*** Begin section ***

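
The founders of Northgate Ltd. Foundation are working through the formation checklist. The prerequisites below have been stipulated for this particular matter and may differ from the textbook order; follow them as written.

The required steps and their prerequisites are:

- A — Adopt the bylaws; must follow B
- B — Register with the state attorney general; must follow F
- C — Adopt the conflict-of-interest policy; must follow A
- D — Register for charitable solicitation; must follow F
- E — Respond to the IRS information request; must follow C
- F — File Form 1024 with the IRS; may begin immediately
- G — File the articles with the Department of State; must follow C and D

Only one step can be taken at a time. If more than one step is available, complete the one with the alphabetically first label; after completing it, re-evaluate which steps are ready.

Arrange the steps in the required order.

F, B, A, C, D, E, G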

*** End section ***
*** Begin section ***

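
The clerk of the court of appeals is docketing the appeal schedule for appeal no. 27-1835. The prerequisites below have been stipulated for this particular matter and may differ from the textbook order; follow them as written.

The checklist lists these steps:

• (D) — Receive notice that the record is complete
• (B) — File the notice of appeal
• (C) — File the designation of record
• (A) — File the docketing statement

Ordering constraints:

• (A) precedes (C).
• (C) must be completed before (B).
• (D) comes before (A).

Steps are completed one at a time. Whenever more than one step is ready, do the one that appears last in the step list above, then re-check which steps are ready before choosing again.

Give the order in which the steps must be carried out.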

*** End section ***
*** Begin section ***

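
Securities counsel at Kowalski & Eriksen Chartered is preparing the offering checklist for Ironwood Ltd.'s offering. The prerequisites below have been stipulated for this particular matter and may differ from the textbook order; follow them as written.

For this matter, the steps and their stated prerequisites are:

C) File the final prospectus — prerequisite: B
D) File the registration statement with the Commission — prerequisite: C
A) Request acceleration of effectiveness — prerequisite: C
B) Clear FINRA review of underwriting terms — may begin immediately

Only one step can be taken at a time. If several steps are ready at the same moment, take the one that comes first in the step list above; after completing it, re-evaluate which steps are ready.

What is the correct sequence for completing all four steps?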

*** End section ***

WORK ORDER -
Set down, from the entries above, exactly the lines from the one with "- A — Adopt the bylaws; must follow B" up to and including the one with "- E — Respond", and no other lines.

WRITTEN RESPONSE -
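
- A — Adopt the bylaws; must follow B
- B — Register with the state attorney general; must follow F
- C — Adopt the conflict-of-interest policy; must follow A
- D — Register for charitable solicitation; must follow F
- E — Respond to the IRS information request; must follow C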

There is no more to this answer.